Input records:
----------

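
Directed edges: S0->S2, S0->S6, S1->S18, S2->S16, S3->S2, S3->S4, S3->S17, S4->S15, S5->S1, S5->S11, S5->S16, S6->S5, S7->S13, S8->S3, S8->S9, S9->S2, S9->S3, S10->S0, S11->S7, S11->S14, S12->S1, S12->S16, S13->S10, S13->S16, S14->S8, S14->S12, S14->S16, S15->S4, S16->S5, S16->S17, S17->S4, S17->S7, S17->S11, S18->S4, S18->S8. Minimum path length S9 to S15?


BFS layer-by-layer from S9:
  dist 0: {S9}
  dist 1: {S2, S3}
  dist 2: {S4, S16, S17}
  dist 3: {S5, S7, S11, S15}
  -> S15 reached at distance 3
Shortest path length = 3

3


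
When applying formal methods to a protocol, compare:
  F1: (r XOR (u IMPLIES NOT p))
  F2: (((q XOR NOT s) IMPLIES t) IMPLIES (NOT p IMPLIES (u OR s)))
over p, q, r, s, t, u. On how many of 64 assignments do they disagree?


F1 = (r XOR (u IMPLIES NOT p))
F2 = (((q XOR NOT s) IMPLIES t) IMPLIES (NOT p IMPLIES (u OR s)))
Evaluate both on each of 64 rows (bits = p,q,r,s,t,u):
  row 0 [000000]: F1=1 F2=1 -> 0
  row 1 [000001]: F1=1 F2=1 -> 0
  row 2 [000010]: F1=1 F2=0 (differ) -> 1
  row 3 [000011]: F1=1 F2=1 -> 0
  row 4 [000100]: F1=1 F2=1 -> 0
  (every remaining row is evaluated the same way; all 64 results are listed next)
Full result column, 8 rows per line (p,q,r fixed per line; s,t,u runs 000..111 left to right):
  rows 0-7 [p,q,r=000]: 00100000  (ones: 1)
  rows 8-15 [p,q,r=001]: 11011111  (ones: 7)
  rows 16-23 [p,q,r=010]: 10100000  (ones: 2)
  rows 24-31 [p,q,r=011]: 01011111  (ones: 6)
  rows 32-39 [p,q,r=100]: 01010101  (ones: 4)
  rows 40-47 [p,q,r=101]: 10101010  (ones: 4)
  rows 48-55 [p,q,r=110]: 01010101  (ones: 4)
  rows 56-63 [p,q,r=111]: 10101010  (ones: 4)
Disagreements = 1+7+2+6+4+4+4+4 = 32

32


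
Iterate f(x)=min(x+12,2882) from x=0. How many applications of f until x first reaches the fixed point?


Step 1: x=0, cap=2882, increment=12
Step 2: x grows by 12 each step until capped at 2882; fixed point is x=2882
Step 3: iterations = ceil(2882/12) = 241

241


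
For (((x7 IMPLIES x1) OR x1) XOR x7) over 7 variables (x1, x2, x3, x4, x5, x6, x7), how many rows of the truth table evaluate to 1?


Formula: (((x7 IMPLIES x1) OR x1) XOR x7) over 7 vars (128 rows)
Evaluate each row (x1, x2, x3, x4, x5, x6, x7 as bits, MSB first):
  row 0 [0000000]: (((0 IMPLIES 0) OR 0) XOR 0) -> 1
  row 1 [0000001]: (((1 IMPLIES 0) OR 0) XOR 1) -> 1
  row 2 [0000010]: (((0 IMPLIES 0) OR 0) XOR 0) -> 1
  row 3 [0000011]: (((1 IMPLIES 0) OR 0) XOR 1) -> 1
  row 4 [0000100]: (((0 IMPLIES 0) OR 0) XOR 0) -> 1
  (every remaining row is evaluated the same way; all 128 results are listed next)
Full result column, 8 rows per line (x1,x2,x3,x4 fixed per line; x5,x6,x7 runs 000..111 left to right):
  rows 0-7 [x1,x2,x3,x4=0000]: 11111111  (ones: 8)
  rows 8-15 [x1,x2,x3,x4=0001]: 11111111  (ones: 8)
  rows 16-23 [x1,x2,x3,x4=0010]: 11111111  (ones: 8)
  rows 24-31 [x1,x2,x3,x4=0011]: 11111111  (ones: 8)
  rows 32-39 [x1,x2,x3,x4=0100]: 11111111  (ones: 8)
  rows 40-47 [x1,x2,x3,x4=0101]: 11111111  (ones: 8)
  rows 48-55 [x1,x2,x3,x4=0110]: 11111111  (ones: 8)
  rows 56-63 [x1,x2,x3,x4=0111]: 11111111  (ones: 8)
  rows 64-71 [x1,x2,x3,x4=1000]: 10101010  (ones: 4)
  rows 72-79 [x1,x2,x3,x4=1001]: 10101010  (ones: 4)
  rows 80-87 [x1,x2,x3,x4=1010]: 10101010  (ones: 4)
  rows 88-95 [x1,x2,x3,x4=1011]: 10101010  (ones: 4)
  rows 96-103 [x1,x2,x3,x4=1100]: 10101010  (ones: 4)
  rows 104-111 [x1,x2,x3,x4=1101]: 10101010  (ones: 4)
  rows 112-119 [x1,x2,x3,x4=1110]: 10101010  (ones: 4)
  rows 120-127 [x1,x2,x3,x4=1111]: 10101010  (ones: 4)
Count of 1-rows = 8+8+8+8+8+8+8+8+4+4+4+4+4+4+4+4 = 96

96


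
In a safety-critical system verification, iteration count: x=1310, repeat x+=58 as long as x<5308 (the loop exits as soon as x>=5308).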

----------

What you will do:
Write the material out once more, keeping each line exact.

Answer:
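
Directed edges: S0->S2, S0->S6, S1->S18, S2->S16, S3->S2, S3->S4, S3->S17, S4->S15, S5->S1, S5->S11, S5->S16, S6->S5, S7->S13, S8->S3, S8->S9, S9->S2, S9->S3, S10->S0, S11->S7, S11->S14, S12->S1, S12->S16, S13->S10, S13->S16, S14->S8, S14->S12, S14->S16, S15->S4, S16->S5, S16->S17, S17->S4, S17->S7, S17->S11, S18->S4, S18->S8. Minimum path length S9 to S15?


BFS layer-by-layer from S9:
  dist 0: {S9}
  dist 1: {S2, S3}
  dist 2: {S4, S16, S17}
  dist 3: {S5, S7, S11, S15}
  -> S15 reached at distance 3
Shortest path length = 3

3


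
When applying formal methods to a protocol, compare:
  F1: (r XOR (u IMPLIES NOT p))
  F2: (((q XOR NOT s) IMPLIES t) IMPLIES (NOT p IMPLIES (u OR s)))
over p, q, r, s, t, u. On how many of 64 assignments do they disagree?


F1 = (r XOR (u IMPLIES NOT p))
F2 = (((q XOR NOT s) IMPLIES t) IMPLIES (NOT p IMPLIES (u OR s)))
Evaluate both on each of 64 rows (bits = p,q,r,s,t,u):
  row 0 [000000]: F1=1 F2=1 -> 0
  row 1 [000001]: F1=1 F2=1 -> 0
  row 2 [000010]: F1=1 F2=0 (differ) -> 1
  row 3 [000011]: F1=1 F2=1 -> 0
  row 4 [000100]: F1=1 F2=1 -> 0
  (every remaining row is evaluated the same way; all 64 results are listed next)
Full result column, 8 rows per line (p,q,r fixed per line; s,t,u runs 000..111 left to right):
  rows 0-7 [p,q,r=000]: 00100000  (ones: 1)
  rows 8-15 [p,q,r=001]: 11011111  (ones: 7)
  rows 16-23 [p,q,r=010]: 10100000  (ones: 2)
  rows 24-31 [p,q,r=011]: 01011111  (ones: 6)
  rows 32-39 [p,q,r=100]: 01010101  (ones: 4)
  rows 40-47 [p,q,r=101]: 10101010  (ones: 4)
  rows 48-55 [p,q,r=110]: 01010101  (ones: 4)
  rows 56-63 [p,q,r=111]: 10101010  (ones: 4)
Disagreements = 1+7+2+6+4+4+4+4 = 32

32


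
Iterate f(x)=min(x+12,2882) from x=0. How many applications of f until x first reaches the fixed point?


Step 1: x=0, cap=2882, increment=12
Step 2: x grows by 12 each step until capped at 2882; fixed point is x=2882
Step 3: iterations = ceil(2882/12) = 241

241


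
For (((x7 IMPLIES x1) OR x1) XOR x7) over 7 variables (x1, x2, x3, x4, x5, x6, x7), how many rows of the truth table evaluate to 1?


Formula: (((x7 IMPLIES x1) OR x1) XOR x7) over 7 vars (128 rows)
Evaluate each row (x1, x2, x3, x4, x5, x6, x7 as bits, MSB first):
  row 0 [0000000]: (((0 IMPLIES 0) OR 0) XOR 0) -> 1
  row 1 [0000001]: (((1 IMPLIES 0) OR 0) XOR 1) -> 1
  row 2 [0000010]: (((0 IMPLIES 0) OR 0) XOR 0) -> 1
  row 3 [0000011]: (((1 IMPLIES 0) OR 0) XOR 1) -> 1
  row 4 [0000100]: (((0 IMPLIES 0) OR 0) XOR 0) -> 1
  (every remaining row is evaluated the same way; all 128 results are listed next)
Full result column, 8 rows per line (x1,x2,x3,x4 fixed per line; x5,x6,x7 runs 000..111 left to right):
  rows 0-7 [x1,x2,x3,x4=0000]: 11111111  (ones: 8)
  rows 8-15 [x1,x2,x3,x4=0001]: 11111111  (ones: 8)
  rows 16-23 [x1,x2,x3,x4=0010]: 11111111  (ones: 8)
  rows 24-31 [x1,x2,x3,x4=0011]: 11111111  (ones: 8)
  rows 32-39 [x1,x2,x3,x4=0100]: 11111111  (ones: 8)
  rows 40-47 [x1,x2,x3,x4=0101]: 11111111  (ones: 8)
  rows 48-55 [x1,x2,x3,x4=0110]: 11111111  (ones: 8)
  rows 56-63 [x1,x2,x3,x4=0111]: 11111111  (ones: 8)
  rows 64-71 [x1,x2,x3,x4=1000]: 10101010  (ones: 4)
  rows 72-79 [x1,x2,x3,x4=1001]: 10101010  (ones: 4)
  rows 80-87 [x1,x2,x3,x4=1010]: 10101010  (ones: 4)
  rows 88-95 [x1,x2,x3,x4=1011]: 10101010  (ones: 4)
  rows 96-103 [x1,x2,x3,x4=1100]: 10101010  (ones: 4)
  rows 104-111 [x1,x2,x3,x4=1101]: 10101010  (ones: 4)
  rows 112-119 [x1,x2,x3,x4=1110]: 10101010  (ones: 4)
  rows 120-127 [x1,x2,x3,x4=1111]: 10101010  (ones: 4)
Count of 1-rows = 8+8+8+8+8+8+8+8+4+4+4+4+4+4+4+4 = 96

96


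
In a safety-critical system verification, iteration count: x=1310, repeat x+=58 as long as x<5308 (the loop exits as soon as x>=5308).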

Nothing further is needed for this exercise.